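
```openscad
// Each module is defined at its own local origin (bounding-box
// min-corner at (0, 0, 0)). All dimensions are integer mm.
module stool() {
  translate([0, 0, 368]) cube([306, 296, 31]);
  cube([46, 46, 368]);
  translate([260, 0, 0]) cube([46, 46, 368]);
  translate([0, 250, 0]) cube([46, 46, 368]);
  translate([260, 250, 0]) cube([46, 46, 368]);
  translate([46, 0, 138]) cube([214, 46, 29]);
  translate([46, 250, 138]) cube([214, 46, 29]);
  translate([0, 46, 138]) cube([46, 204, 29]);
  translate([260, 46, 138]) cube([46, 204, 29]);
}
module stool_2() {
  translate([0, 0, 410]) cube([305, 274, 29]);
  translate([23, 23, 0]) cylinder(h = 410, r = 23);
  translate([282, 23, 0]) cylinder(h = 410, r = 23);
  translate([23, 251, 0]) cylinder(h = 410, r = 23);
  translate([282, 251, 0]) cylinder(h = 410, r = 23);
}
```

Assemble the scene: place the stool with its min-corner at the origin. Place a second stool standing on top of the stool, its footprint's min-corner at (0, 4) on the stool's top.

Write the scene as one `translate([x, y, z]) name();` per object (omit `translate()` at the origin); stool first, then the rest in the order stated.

stool();
translate([0, 4, 399]) stool_2();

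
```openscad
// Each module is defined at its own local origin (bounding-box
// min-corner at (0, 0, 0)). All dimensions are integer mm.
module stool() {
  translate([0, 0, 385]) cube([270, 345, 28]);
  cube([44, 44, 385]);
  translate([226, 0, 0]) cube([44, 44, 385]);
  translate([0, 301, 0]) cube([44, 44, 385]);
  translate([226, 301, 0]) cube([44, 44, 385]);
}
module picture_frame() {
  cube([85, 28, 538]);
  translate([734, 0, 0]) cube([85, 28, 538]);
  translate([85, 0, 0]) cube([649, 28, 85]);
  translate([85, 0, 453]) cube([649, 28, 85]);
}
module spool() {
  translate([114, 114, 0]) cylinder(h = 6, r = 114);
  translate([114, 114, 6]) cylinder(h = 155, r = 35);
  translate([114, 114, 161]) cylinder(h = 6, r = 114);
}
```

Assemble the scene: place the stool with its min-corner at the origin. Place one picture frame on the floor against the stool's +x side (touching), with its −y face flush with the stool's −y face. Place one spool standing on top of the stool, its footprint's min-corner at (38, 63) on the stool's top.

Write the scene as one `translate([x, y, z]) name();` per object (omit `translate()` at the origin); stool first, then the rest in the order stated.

stool();
translate([270, 0, 0]) picture_frame();
translate([38, 63, 413]) spool();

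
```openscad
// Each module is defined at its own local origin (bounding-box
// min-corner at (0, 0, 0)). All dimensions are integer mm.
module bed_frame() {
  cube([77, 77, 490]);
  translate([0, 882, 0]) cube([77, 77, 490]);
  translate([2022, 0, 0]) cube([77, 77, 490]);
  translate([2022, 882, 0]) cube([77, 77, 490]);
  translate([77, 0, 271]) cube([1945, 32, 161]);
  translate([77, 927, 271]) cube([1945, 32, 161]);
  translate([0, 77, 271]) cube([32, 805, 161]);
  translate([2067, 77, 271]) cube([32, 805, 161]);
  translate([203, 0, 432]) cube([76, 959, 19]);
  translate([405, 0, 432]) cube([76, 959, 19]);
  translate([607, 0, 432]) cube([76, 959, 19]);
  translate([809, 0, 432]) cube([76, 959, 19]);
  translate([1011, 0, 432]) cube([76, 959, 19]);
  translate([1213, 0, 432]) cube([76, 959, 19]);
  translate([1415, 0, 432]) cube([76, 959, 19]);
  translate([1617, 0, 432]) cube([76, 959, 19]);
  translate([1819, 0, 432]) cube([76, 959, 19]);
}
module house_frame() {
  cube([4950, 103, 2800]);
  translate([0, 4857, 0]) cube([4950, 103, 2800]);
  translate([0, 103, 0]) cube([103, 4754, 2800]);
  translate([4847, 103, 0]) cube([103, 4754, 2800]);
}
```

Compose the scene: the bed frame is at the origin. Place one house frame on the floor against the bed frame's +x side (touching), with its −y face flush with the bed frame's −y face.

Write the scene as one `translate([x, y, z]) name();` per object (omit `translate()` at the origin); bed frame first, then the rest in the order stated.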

Try it
In the listing, find each line with the string "touching" and copy it.

Solved exercise
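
Assemble the scene: place the stool with its min-corner at the origin. Place one picture frame on the floor against the stool's +x side (touching), with its −y face flush with the stool's −y face. Place one spool standing on top of the stool, its footprint's min-corner at (38, 63) on the stool's top.
Compose the scene: the bed frame is at the origin. Place one house frame on the floor against the bed frame's +x side (touching), with its −y face flush with the bed frame's −y face.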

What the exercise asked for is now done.